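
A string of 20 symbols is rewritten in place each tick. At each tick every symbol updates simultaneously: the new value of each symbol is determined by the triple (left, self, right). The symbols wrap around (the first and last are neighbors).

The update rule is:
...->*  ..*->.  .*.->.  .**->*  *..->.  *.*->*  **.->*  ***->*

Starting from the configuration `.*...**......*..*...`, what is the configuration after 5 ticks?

**.*****************

...*.**.****......**
.*..********.****.**
*...****************
*.*.****************
**.*****************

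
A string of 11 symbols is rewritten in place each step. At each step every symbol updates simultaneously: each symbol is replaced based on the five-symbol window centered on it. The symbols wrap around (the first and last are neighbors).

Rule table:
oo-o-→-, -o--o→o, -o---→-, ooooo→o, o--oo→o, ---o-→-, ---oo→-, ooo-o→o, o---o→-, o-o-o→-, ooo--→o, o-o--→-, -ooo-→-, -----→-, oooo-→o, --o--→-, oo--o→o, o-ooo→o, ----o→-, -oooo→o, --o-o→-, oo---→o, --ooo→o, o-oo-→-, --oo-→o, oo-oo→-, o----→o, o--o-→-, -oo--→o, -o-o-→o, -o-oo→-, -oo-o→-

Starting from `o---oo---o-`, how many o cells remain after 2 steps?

----ooo---o
-o--o-oo---
count of o: 4

4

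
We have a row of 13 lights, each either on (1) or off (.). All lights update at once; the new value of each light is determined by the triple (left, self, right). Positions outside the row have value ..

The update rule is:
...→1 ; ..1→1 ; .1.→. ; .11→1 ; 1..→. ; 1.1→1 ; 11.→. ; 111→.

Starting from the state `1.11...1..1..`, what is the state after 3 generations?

generation 1: .11..11..1..1
generation 2: 11..11..1..1.
generation 3: 1..11..1..1..

1..11..1..1..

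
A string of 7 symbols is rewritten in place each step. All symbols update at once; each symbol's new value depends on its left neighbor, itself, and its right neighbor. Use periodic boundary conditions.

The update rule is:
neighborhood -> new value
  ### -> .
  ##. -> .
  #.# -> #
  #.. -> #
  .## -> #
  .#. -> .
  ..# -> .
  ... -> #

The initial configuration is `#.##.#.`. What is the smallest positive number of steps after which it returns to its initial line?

7

step 1: .##.#.#
step 2: ##.#.#.
step 3: #.#.#.#
step 4: .#.#.##
step 5: #.#.##.
step 6: .#.##.#
step 7: #.##.#.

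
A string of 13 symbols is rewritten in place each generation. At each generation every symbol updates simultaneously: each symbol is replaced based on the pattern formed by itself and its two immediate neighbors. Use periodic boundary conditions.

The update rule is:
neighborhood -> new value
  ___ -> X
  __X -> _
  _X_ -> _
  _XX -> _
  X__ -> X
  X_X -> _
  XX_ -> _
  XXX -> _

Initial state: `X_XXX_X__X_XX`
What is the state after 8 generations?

XXX__XXXXXXXX

generation 1: _______X_____
generation 2: XXXXXX__XXXXX
generation 3: ______X______
generation 4: XXXXX__XXXXXX
generation 5: _____X_______
generation 6: XXXX__XXXXXXX
generation 7: ____X________
generation 8: XXX__XXXXXXXX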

-=-=-

:: Assigned task ::
From the records given above, copy all lines containing "replaced".

:: Exercise response ::
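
A string of 11 symbols is rewritten in place each step. At each step every symbol updates simultaneously: each symbol is replaced based on the five-symbol window centered on it. The symbols wrap around (the first and last are neighbors).
A string of 13 symbols is rewritten in place each generation. At each generation every symbol updates simultaneously: each symbol is replaced based on the pattern formed by itself and its two immediate neighbors. Use periodic boundary conditions.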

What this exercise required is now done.